Write out the full listing below exactly as given.

§ **Data listing**:
########

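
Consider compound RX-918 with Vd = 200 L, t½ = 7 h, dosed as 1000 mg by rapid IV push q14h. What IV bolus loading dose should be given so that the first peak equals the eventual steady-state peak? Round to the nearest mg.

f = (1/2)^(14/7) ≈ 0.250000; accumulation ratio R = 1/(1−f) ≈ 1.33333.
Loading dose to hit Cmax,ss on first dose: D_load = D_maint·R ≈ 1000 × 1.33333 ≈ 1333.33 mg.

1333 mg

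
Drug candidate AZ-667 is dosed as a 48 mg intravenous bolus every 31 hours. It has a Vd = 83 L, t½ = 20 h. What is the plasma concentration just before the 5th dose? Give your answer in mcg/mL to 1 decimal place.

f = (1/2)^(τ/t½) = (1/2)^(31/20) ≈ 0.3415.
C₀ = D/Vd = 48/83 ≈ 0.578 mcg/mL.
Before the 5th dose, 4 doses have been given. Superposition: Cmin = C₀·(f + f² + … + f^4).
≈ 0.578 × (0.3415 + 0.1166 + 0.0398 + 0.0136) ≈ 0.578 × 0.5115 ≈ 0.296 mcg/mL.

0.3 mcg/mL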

########

§ **Answer space**:
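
Consider compound RX-918 with Vd = 200 L, t½ = 7 h, dosed as 1000 mg by rapid IV push q14h. What IV bolus loading dose should be given so that the first peak equals the eventual steady-state peak? Round to the nearest mg.

f = (1/2)^(14/7) ≈ 0.250000; accumulation ratio R = 1/(1−f) ≈ 1.33333.
Loading dose to hit Cmax,ss on first dose: D_load = D_maint·R ≈ 1000 × 1.33333 ≈ 1333.33 mg.

1333 mg

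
Drug candidate AZ-667 is dosed as a 48 mg intravenous bolus every 31 hours. It has a Vd = 83 L, t½ = 20 h. What is the plasma concentration just before the 5th dose? Give your answer in mcg/mL to 1 decimal place.

f = (1/2)^(τ/t½) = (1/2)^(31/20) ≈ 0.3415.
C₀ = D/Vd = 48/83 ≈ 0.578 mcg/mL.
Before the 5th dose, 4 doses have been given. Superposition: Cmin = C₀·(f + f² + … + f^4).
≈ 0.578 × (0.3415 + 0.1166 + 0.0398 + 0.0136) ≈ 0.578 × 0.5115 ≈ 0.296 mcg/mL.

0.3 mcg/mL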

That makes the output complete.